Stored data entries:
---

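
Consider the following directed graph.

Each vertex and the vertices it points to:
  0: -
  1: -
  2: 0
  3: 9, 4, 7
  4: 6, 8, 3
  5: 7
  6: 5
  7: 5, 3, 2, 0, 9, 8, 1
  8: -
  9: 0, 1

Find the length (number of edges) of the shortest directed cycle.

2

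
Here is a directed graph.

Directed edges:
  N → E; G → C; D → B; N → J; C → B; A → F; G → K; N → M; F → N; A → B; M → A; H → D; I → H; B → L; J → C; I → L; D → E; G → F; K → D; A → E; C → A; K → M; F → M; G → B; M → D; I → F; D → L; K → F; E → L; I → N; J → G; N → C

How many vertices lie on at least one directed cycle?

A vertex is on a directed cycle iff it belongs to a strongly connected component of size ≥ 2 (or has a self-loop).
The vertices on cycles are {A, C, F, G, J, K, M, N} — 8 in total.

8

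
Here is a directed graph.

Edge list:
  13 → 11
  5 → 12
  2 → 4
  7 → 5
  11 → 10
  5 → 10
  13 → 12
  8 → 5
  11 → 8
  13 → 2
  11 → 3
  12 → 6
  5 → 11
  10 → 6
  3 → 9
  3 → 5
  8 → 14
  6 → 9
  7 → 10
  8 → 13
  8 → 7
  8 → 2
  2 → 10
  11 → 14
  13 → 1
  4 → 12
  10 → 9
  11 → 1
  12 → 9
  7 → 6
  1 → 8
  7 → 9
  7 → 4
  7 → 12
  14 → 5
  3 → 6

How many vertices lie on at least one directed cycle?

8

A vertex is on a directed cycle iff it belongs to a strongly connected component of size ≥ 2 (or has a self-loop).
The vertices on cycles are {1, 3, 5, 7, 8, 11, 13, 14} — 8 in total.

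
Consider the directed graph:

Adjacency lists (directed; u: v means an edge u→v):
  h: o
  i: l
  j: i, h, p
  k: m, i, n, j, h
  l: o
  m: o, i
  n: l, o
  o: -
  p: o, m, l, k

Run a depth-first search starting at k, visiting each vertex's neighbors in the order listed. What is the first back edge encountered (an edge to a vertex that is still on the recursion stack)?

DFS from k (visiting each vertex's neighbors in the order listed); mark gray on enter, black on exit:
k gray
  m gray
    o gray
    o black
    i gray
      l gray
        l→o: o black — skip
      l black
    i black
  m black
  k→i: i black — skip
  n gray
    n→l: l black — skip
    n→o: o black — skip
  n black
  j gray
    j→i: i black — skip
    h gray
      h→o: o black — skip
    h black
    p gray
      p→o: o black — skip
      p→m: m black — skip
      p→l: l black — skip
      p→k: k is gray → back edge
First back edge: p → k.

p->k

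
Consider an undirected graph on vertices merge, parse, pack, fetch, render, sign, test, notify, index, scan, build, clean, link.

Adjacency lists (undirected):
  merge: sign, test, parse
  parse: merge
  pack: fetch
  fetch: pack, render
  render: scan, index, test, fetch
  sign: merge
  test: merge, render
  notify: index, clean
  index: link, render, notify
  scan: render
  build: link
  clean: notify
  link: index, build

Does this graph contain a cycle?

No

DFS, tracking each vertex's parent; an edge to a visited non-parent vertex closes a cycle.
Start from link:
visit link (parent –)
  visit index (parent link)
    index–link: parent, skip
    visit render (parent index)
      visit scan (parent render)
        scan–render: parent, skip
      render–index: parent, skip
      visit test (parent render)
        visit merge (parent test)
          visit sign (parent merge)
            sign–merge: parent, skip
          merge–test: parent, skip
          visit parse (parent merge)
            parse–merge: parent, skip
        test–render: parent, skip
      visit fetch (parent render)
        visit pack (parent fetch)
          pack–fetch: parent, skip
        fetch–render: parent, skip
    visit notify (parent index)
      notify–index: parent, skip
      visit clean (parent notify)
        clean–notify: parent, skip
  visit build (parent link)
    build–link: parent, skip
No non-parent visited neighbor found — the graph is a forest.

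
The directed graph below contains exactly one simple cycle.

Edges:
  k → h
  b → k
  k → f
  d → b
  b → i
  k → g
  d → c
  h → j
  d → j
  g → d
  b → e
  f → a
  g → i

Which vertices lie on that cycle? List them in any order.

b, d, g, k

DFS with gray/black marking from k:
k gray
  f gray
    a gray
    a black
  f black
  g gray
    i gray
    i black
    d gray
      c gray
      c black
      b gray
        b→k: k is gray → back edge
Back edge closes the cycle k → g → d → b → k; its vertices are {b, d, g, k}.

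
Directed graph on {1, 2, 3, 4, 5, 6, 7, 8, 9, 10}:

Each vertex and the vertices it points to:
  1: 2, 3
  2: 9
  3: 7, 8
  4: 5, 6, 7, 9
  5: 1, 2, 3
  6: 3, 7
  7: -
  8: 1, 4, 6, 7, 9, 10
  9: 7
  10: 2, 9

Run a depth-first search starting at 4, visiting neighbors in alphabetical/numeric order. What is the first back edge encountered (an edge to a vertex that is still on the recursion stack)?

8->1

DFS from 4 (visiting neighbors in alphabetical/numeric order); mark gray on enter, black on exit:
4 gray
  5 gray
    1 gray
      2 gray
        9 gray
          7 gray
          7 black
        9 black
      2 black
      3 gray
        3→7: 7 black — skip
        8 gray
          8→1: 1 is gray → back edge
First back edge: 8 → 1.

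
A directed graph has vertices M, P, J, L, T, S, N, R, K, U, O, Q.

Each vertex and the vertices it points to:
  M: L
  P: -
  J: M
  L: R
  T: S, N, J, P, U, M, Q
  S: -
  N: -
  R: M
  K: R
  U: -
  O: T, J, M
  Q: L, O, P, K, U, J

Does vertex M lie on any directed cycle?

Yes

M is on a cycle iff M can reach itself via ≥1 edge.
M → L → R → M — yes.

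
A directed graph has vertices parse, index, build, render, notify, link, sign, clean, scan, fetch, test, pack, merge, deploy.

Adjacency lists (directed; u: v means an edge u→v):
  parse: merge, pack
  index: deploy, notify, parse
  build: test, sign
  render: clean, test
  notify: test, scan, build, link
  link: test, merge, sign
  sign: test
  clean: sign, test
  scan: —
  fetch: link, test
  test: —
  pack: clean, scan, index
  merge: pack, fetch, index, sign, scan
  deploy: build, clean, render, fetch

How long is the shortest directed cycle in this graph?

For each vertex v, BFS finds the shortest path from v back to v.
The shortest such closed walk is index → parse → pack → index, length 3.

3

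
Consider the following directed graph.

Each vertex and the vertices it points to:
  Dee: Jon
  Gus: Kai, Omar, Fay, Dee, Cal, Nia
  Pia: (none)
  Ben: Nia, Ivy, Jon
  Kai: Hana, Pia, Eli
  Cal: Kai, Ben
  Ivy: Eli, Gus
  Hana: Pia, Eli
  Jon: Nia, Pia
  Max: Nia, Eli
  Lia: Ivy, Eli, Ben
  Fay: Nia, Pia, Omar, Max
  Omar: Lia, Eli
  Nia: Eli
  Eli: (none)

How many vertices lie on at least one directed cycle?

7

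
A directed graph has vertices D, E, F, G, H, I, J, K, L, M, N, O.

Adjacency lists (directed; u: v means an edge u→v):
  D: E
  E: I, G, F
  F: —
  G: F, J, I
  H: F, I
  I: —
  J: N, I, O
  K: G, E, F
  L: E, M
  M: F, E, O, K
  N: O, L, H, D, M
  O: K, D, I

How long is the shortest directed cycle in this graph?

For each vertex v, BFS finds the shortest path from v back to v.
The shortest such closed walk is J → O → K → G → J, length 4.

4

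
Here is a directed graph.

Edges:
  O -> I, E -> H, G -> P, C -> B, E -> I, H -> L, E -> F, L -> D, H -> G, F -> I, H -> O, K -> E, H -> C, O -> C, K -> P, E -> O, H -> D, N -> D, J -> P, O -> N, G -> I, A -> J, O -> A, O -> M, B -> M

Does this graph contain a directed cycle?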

---

• [WHAT THE EXERCISE ASKS]:
Copy the data. Make sure every line matches exactly.

• [RESULT]:
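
Consider the following directed graph.

Each vertex and the vertices it points to:
  0: -
  1: -
  2: 0
  3: 9, 4, 7
  4: 6, 8, 3
  5: 7
  6: 5
  7: 5, 3, 2, 0, 9, 8, 1
  8: -
  9: 0, 1

Find the length (number of edges) of the shortest directed cycle.

2

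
Here is a directed graph.

Directed edges:
  N → E; G → C; D → B; N → J; C → B; A → F; G → K; N → M; F → N; A → B; M → A; H → D; I → H; B → L; J → C; I → L; D → E; G → F; K → D; A → E; C → A; K → M; F → M; G → B; M → D; I → F; D → L; K → F; E → L; I → N; J → G; N → C

How many vertices lie on at least one directed cycle?

A vertex is on a directed cycle iff it belongs to a strongly connected component of size ≥ 2 (or has a self-loop).
The vertices on cycles are {A, C, F, G, J, K, M, N} — 8 in total.

8

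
Here is a directed graph.

Edge list:
  13 → 11
  5 → 12
  2 → 4
  7 → 5
  11 → 10
  5 → 10
  13 → 12
  8 → 5
  11 → 8
  13 → 2
  11 → 3
  12 → 6
  5 → 11
  10 → 6
  3 → 9
  3 → 5
  8 → 14
  6 → 9
  7 → 10
  8 → 13
  8 → 7
  8 → 2
  2 → 10
  11 → 14
  13 → 1
  4 → 12
  10 → 9
  11 → 1
  12 → 9
  7 → 6
  1 → 8
  7 → 9
  7 → 4
  7 → 12
  14 → 5
  3 → 6

How many vertices lie on at least one directed cycle?

8

A vertex is on a directed cycle iff it belongs to a strongly connected component of size ≥ 2 (or has a self-loop).
The vertices on cycles are {1, 3, 5, 7, 8, 11, 13, 14} — 8 in total.

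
Consider the directed graph:

Adjacency lists (directed; u: v means an edge u→v):
  h: o
  i: l
  j: i, h, p
  k: m, i, n, j, h
  l: o
  m: o, i
  n: l, o
  o: -
  p: o, m, l, k

Run a depth-first search starting at k, visiting each vertex's neighbors in the order listed. What is the first back edge encountered (an edge to a vertex that is still on the recursion stack)?

DFS from k (visiting each vertex's neighbors in the order listed); mark gray on enter, black on exit:
k gray
  m gray
    o gray
    o black
    i gray
      l gray
        l→o: o black — skip
      l black
    i black
  m black
  k→i: i black — skip
  n gray
    n→l: l black — skip
    n→o: o black — skip
  n black
  j gray
    j→i: i black — skip
    h gray
      h→o: o black — skip
    h black
    p gray
      p→o: o black — skip
      p→m: m black — skip
      p→l: l black — skip
      p→k: k is gray → back edge
First back edge: p → k.

p->k

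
Consider an undirected graph on vertices merge, parse, pack, fetch, render, sign, test, notify, index, scan, build, clean, link.

Adjacency lists (undirected):
  merge: sign, test, parse
  parse: merge
  pack: fetch
  fetch: pack, render
  render: scan, index, test, fetch
  sign: merge
  test: merge, render
  notify: index, clean
  index: link, render, notify
  scan: render
  build: link
  clean: notify
  link: index, build

Does this graph contain a cycle?

No

DFS, tracking each vertex's parent; an edge to a visited non-parent vertex closes a cycle.
Start from link:
visit link (parent –)
  visit index (parent link)
    index–link: parent, skip
    visit render (parent index)
      visit scan (parent render)
        scan–render: parent, skip
      render–index: parent, skip
      visit test (parent render)
        visit merge (parent test)
          visit sign (parent merge)
            sign–merge: parent, skip
          merge–test: parent, skip
          visit parse (parent merge)
            parse–merge: parent, skip
        test–render: parent, skip
      visit fetch (parent render)
        visit pack (parent fetch)
          pack–fetch: parent, skip
        fetch–render: parent, skip
    visit notify (parent index)
      notify–index: parent, skip
      visit clean (parent notify)
        clean–notify: parent, skip
  visit build (parent link)
    build–link: parent, skip
No non-parent visited neighbor found — the graph is a forest.

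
The directed graph below contains exactly one simple cycle.

Edges:
  k → h
  b → k
  k → f
  d → b
  b → i
  k → g
  d → c
  h → j
  d → j
  g → d
  b → e
  f → a
  g → i

Which vertices lie on that cycle? List them in any order.

b, d, g, k

DFS with gray/black marking from k:
k gray
  f gray
    a gray
    a black
  f black
  g gray
    i gray
    i black
    d gray
      c gray
      c black
      b gray
        b→k: k is gray → back edge
Back edge closes the cycle k → g → d → b → k; its vertices are {b, d, g, k}.

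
Directed graph on {1, 2, 3, 4, 5, 6, 7, 8, 9, 10}:

Each vertex and the vertices it points to:
  1: 2, 3
  2: 9
  3: 7, 8
  4: 5, 6, 7, 9
  5: 1, 2, 3
  6: 3, 7
  7: -
  8: 1, 4, 6, 7, 9, 10
  9: 7
  10: 2, 9

Run a depth-first search starting at 4, visiting neighbors in alphabetical/numeric order. What is the first back edge encountered (an edge to a vertex that is still on the recursion stack)?

8->1

DFS from 4 (visiting neighbors in alphabetical/numeric order); mark gray on enter, black on exit:
4 gray
  5 gray
    1 gray
      2 gray
        9 gray
          7 gray
          7 black
        9 black
      2 black
      3 gray
        3→7: 7 black — skip
        8 gray
          8→1: 1 is gray → back edge
First back edge: 8 → 1.

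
A directed graph has vertices M, P, J, L, T, S, N, R, K, U, O, Q.

Each vertex and the vertices it points to:
  M: L
  P: -
  J: M
  L: R
  T: S, N, J, P, U, M, Q
  S: -
  N: -
  R: M
  K: R
  U: -
  O: T, J, M
  Q: L, O, P, K, U, J

Does vertex M lie on any directed cycle?

Yes

M is on a cycle iff M can reach itself via ≥1 edge.
M → L → R → M — yes.

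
A directed graph has vertices parse, index, build, render, notify, link, sign, clean, scan, fetch, test, pack, merge, deploy.

Adjacency lists (directed; u: v means an edge u→v):
  parse: merge, pack
  index: deploy, notify, parse
  build: test, sign
  render: clean, test
  notify: test, scan, build, link
  link: test, merge, sign
  sign: test
  clean: sign, test
  scan: —
  fetch: link, test
  test: —
  pack: clean, scan, index
  merge: pack, fetch, index, sign, scan
  deploy: build, clean, render, fetch

How long is the shortest directed cycle in this graph?

For each vertex v, BFS finds the shortest path from v back to v.
The shortest such closed walk is index → parse → pack → index, length 3.

3

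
Consider the following directed graph.

Each vertex and the vertices it points to:
  Dee: Jon
  Gus: Kai, Omar, Fay, Dee, Cal, Nia
  Pia: (none)
  Ben: Nia, Ivy, Jon
  Kai: Hana, Pia, Eli
  Cal: Kai, Ben
  Ivy: Eli, Gus
  Hana: Pia, Eli
  Jon: Nia, Pia
  Max: Nia, Eli
  Lia: Ivy, Eli, Ben
  Fay: Nia, Pia, Omar, Max
  Omar: Lia, Eli
  Nia: Eli
  Eli: (none)

How many vertices lie on at least one directed cycle?

7

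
A directed graph has vertices D, E, F, G, H, I, J, K, L, M, N, O.

Adjacency lists (directed; u: v means an edge u→v):
  D: E
  E: I, G, F
  F: —
  G: F, J, I
  H: F, I
  I: —
  J: N, I, O
  K: G, E, F
  L: E, M
  M: F, E, O, K
  N: O, L, H, D, M
  O: K, D, I

How long is the shortest directed cycle in this graph?

For each vertex v, BFS finds the shortest path from v back to v.
The shortest such closed walk is J → O → K → G → J, length 4.

4

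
Here is a directed graph.

Edges:
  O -> I, E -> H, G -> P, C -> B, E -> I, H -> L, E -> F, L -> D, H -> G, F -> I, H -> O, K -> E, H -> C, O -> C, K -> P, E -> O, H -> D, N -> D, J -> P, O -> N, G -> I, A -> J, O -> A, O -> M, B -> M

Does this graph contain a directed cycle?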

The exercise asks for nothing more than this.